(Beginning of Data listing)
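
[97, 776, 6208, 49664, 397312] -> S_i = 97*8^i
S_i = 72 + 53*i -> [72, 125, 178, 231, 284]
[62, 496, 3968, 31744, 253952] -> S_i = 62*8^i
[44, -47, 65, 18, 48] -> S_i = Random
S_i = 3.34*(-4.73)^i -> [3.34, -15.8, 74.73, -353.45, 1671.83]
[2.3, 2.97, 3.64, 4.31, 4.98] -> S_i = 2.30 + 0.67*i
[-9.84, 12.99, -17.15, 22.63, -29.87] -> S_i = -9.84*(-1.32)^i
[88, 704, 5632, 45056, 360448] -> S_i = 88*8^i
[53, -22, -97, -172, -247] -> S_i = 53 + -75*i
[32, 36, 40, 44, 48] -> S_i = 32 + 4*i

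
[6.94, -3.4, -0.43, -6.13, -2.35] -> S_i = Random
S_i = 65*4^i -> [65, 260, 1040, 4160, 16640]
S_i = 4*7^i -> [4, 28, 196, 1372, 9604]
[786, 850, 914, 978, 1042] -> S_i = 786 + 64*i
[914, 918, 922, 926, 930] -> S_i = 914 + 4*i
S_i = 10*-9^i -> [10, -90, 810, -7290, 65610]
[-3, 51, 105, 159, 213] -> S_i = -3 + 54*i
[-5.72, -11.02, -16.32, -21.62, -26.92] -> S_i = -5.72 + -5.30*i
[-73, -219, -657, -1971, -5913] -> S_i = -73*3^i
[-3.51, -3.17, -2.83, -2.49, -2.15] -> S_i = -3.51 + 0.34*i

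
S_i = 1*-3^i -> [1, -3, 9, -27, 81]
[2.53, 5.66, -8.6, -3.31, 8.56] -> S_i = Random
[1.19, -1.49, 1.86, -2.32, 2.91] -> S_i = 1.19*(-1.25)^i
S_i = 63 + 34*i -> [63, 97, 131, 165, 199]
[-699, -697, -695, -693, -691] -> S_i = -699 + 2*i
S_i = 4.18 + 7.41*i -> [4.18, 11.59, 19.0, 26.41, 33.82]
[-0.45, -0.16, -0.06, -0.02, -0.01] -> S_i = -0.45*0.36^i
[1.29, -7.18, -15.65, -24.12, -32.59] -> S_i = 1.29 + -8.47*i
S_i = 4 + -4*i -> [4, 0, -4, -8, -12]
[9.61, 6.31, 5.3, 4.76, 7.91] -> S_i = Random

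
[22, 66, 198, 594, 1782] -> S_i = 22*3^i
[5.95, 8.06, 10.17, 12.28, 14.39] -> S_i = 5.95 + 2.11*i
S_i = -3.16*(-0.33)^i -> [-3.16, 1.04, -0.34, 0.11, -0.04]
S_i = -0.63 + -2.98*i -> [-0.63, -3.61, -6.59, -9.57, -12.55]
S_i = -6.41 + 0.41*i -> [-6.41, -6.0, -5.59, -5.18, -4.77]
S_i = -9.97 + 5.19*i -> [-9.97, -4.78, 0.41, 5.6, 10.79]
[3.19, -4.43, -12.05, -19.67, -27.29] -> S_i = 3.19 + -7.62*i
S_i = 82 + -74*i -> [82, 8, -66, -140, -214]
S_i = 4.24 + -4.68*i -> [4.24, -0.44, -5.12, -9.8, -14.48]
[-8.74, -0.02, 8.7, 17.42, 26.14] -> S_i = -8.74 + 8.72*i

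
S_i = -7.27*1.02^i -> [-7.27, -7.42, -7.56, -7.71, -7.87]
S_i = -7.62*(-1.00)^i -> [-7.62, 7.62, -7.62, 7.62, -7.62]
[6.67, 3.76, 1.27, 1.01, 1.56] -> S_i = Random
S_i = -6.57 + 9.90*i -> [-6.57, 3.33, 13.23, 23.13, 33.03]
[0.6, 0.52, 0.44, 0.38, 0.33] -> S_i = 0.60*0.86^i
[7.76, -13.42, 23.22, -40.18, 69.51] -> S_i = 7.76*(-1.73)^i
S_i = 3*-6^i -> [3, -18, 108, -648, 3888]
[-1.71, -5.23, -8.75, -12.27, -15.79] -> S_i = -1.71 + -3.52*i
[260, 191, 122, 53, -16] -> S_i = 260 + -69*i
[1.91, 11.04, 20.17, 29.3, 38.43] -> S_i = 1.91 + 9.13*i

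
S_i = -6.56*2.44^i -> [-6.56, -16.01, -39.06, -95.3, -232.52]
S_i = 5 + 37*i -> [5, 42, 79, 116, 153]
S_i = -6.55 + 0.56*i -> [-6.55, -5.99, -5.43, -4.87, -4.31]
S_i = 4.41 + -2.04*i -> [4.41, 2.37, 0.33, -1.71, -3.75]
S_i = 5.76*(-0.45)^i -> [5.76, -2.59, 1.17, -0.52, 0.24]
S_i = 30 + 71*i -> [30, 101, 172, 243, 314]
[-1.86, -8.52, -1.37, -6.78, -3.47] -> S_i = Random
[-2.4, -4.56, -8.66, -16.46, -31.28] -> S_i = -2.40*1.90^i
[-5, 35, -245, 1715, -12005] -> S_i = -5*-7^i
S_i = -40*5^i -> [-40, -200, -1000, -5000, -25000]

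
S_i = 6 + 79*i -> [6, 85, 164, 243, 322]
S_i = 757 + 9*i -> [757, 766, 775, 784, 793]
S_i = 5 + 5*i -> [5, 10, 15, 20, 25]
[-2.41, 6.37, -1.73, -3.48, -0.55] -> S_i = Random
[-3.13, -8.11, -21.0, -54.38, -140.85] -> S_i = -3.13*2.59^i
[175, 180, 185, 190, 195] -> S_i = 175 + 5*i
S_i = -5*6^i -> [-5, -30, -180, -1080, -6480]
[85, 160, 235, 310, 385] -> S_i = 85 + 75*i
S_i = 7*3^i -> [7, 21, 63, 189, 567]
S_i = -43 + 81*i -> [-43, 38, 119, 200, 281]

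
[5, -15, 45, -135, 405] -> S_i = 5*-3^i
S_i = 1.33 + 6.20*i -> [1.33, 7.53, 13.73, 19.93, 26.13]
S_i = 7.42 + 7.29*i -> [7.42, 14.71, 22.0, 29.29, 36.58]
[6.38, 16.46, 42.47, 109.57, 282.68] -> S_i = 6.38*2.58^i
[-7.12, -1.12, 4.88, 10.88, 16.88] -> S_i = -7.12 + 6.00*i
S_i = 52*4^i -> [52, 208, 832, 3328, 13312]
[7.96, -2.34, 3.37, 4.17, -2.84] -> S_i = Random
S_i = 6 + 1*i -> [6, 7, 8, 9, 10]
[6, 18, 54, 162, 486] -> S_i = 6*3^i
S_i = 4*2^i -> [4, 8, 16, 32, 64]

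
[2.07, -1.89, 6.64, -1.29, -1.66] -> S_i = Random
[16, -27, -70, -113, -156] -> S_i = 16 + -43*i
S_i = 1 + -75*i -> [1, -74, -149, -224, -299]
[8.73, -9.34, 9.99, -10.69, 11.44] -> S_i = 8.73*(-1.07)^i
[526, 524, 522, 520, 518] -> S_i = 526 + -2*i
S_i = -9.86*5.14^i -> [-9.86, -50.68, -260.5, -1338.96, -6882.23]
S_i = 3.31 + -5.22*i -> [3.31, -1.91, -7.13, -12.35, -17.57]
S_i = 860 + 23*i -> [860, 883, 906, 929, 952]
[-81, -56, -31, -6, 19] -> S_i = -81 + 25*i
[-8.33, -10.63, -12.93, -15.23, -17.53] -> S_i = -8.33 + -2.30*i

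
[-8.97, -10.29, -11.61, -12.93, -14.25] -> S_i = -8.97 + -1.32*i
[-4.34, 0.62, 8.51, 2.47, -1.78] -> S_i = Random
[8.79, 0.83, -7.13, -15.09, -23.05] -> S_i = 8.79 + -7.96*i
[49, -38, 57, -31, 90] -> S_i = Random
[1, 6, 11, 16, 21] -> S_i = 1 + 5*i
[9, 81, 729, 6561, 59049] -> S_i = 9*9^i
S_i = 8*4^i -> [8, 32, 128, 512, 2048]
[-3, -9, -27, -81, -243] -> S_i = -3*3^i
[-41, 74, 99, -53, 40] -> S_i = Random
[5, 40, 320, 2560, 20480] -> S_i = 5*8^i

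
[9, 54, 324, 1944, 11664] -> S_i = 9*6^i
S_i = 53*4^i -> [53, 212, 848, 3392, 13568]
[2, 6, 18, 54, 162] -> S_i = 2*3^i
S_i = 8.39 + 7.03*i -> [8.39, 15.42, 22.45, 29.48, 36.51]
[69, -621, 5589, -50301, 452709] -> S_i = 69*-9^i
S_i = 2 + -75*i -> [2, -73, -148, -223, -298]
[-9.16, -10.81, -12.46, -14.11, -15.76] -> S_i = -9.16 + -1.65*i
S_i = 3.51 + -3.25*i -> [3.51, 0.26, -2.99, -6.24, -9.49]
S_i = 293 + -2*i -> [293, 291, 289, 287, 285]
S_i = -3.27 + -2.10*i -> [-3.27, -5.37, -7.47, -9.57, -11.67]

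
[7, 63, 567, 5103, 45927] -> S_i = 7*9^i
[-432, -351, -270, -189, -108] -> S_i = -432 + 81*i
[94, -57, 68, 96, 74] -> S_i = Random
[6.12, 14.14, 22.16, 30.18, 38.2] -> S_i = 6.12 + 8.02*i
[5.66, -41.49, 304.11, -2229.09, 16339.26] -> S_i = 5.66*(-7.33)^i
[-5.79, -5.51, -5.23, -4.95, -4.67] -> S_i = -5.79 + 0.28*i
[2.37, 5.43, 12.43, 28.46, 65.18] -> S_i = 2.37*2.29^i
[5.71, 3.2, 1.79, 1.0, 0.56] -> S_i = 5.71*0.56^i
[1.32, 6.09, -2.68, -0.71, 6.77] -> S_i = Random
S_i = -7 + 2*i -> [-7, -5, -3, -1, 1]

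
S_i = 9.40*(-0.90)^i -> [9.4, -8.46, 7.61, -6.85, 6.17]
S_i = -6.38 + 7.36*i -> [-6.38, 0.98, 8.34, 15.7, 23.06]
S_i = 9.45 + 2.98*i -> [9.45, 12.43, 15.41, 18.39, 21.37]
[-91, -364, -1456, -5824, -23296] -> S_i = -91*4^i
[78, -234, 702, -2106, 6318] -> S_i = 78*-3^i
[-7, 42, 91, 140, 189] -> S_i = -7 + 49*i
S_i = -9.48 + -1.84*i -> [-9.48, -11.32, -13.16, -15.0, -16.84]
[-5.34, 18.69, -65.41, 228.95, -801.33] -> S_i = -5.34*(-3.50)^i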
(End of Data listing)
### Directions
What you give back should be only the lines of the records above, starting at the line with "S_i = -7.27*1.02^i" and ending at the line with "S_i = 5 + 37*i -> [5, 42, 79, 116, 153]", restated word for word.

### Answer area
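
S_i = -7.27*1.02^i -> [-7.27, -7.42, -7.56, -7.71, -7.87]
S_i = -7.62*(-1.00)^i -> [-7.62, 7.62, -7.62, 7.62, -7.62]
[6.67, 3.76, 1.27, 1.01, 1.56] -> S_i = Random
S_i = -6.57 + 9.90*i -> [-6.57, 3.33, 13.23, 23.13, 33.03]
[0.6, 0.52, 0.44, 0.38, 0.33] -> S_i = 0.60*0.86^i
[7.76, -13.42, 23.22, -40.18, 69.51] -> S_i = 7.76*(-1.73)^i
S_i = 3*-6^i -> [3, -18, 108, -648, 3888]
[-1.71, -5.23, -8.75, -12.27, -15.79] -> S_i = -1.71 + -3.52*i
[260, 191, 122, 53, -16] -> S_i = 260 + -69*i
[1.91, 11.04, 20.17, 29.3, 38.43] -> S_i = 1.91 + 9.13*i

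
S_i = -6.56*2.44^i -> [-6.56, -16.01, -39.06, -95.3, -232.52]
S_i = 5 + 37*i -> [5, 42, 79, 116, 153]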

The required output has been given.